──────── Data for the task ────────
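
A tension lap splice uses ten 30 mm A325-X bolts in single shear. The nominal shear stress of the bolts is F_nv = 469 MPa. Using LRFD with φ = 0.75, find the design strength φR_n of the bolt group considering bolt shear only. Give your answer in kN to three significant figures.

A_b = π × 30² / 4 = 706.9 mm².
R_n = F_nv · A_b · n · n_s = 469 × 706.9 × 10 × 1 / 1000 = 3315 kN.
Design strength φR_n = 0.75 × 3315 = 2490 kN.

2490 kN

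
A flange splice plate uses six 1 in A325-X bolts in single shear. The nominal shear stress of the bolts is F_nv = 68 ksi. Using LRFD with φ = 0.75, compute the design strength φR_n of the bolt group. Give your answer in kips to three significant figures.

240 kips

A_b = π × 1² / 4 = 0.7854 in².
R_n = F_nv · A_b · n · n_s = 68 × 0.7854 × 6 × 1 = 320.4 kips.
Design strength φR_n = 0.75 × 320.4 = 240 kips.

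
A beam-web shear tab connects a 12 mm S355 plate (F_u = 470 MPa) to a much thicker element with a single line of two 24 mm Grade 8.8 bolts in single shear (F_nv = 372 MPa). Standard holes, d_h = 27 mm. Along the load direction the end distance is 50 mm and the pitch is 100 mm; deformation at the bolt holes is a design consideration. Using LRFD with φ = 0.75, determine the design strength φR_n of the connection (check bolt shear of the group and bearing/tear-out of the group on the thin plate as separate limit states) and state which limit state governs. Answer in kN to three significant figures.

Bolt shear: A_b = π·24²/4 = 452.4 mm²; R_n = 372 × 452.4 × 2 × 1 / 1000 = 336.6 kN → 0.75 × 336.6 = 252 kN.
Bearing (1.2 l_c t F_u ≤ 2.4 d t F_u): upper limit = 2.4·24·12·470 / 1000 = 324.9 kN.
  Edge l_c = 50 − 27/2 = 36.5 → r_n = 247 kN; interior l_c = 100 − 27 = 73 → r_n = 324.9 kN.
  R_n,bearing = 1·247 + 1·324.9 = 571.9 kN → 0.75 × 571.9 = 429 kN.
Bolt shear governs: 252 kN.

252 kN (bolt shear governs)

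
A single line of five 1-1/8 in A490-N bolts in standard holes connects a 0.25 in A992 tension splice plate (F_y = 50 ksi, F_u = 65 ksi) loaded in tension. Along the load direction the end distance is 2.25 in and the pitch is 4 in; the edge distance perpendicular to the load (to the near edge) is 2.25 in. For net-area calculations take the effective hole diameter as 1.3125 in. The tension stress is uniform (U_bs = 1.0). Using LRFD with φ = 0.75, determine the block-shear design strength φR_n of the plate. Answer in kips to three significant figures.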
────────
**Problem to solve:**
Copy every record above out again, word for word.

**Output:**
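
A tension lap splice uses ten 30 mm A325-X bolts in single shear. The nominal shear stress of the bolts is F_nv = 469 MPa. Using LRFD with φ = 0.75, find the design strength φR_n of the bolt group considering bolt shear only. Give your answer in kN to three significant figures.

A_b = π × 30² / 4 = 706.9 mm².
R_n = F_nv · A_b · n · n_s = 469 × 706.9 × 10 × 1 / 1000 = 3315 kN.
Design strength φR_n = 0.75 × 3315 = 2490 kN.

2490 kN

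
A flange splice plate uses six 1 in A325-X bolts in single shear. The nominal shear stress of the bolts is F_nv = 68 ksi. Using LRFD with φ = 0.75, compute the design strength φR_n of the bolt group. Give your answer in kips to three significant figures.

240 kips

A_b = π × 1² / 4 = 0.7854 in².
R_n = F_nv · A_b · n · n_s = 68 × 0.7854 × 6 × 1 = 320.4 kips.
Design strength φR_n = 0.75 × 320.4 = 240 kips.

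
A beam-web shear tab connects a 12 mm S355 plate (F_u = 470 MPa) to a much thicker element with a single line of two 24 mm Grade 8.8 bolts in single shear (F_nv = 372 MPa). Standard holes, d_h = 27 mm. Along the load direction the end distance is 50 mm and the pitch is 100 mm; deformation at the bolt holes is a design consideration. Using LRFD with φ = 0.75, determine the design strength φR_n of the connection (check bolt shear of the group and bearing/tear-out of the group on the thin plate as separate limit states) and state which limit state governs. Answer in kN to three significant figures.

Bolt shear: A_b = π·24²/4 = 452.4 mm²; R_n = 372 × 452.4 × 2 × 1 / 1000 = 336.6 kN → 0.75 × 336.6 = 252 kN.
Bearing (1.2 l_c t F_u ≤ 2.4 d t F_u): upper limit = 2.4·24·12·470 / 1000 = 324.9 kN.
  Edge l_c = 50 − 27/2 = 36.5 → r_n = 247 kN; interior l_c = 100 − 27 = 73 → r_n = 324.9 kN.
  R_n,bearing = 1·247 + 1·324.9 = 571.9 kN → 0.75 × 571.9 = 429 kN.
Bolt shear governs: 252 kN.

252 kN (bolt shear governs)

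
A single line of five 1-1/8 in A490-N bolts in standard holes connects a 0.25 in A992 tension splice plate (F_y = 50 ksi, F_u = 65 ksi) loaded in tension. Along the load direction the end distance is 2.25 in and the pitch is 4 in; the edge distance perpendicular to the load (to the near edge) is 2.25 in. For net-area calculations take the effective hole diameter as 1.3125 in. The tension stress is uniform (U_bs = 1.0). Using LRFD with φ = 0.75, determine the block-shear design strength φR_n of the plate. Answer in kips to three significant figures.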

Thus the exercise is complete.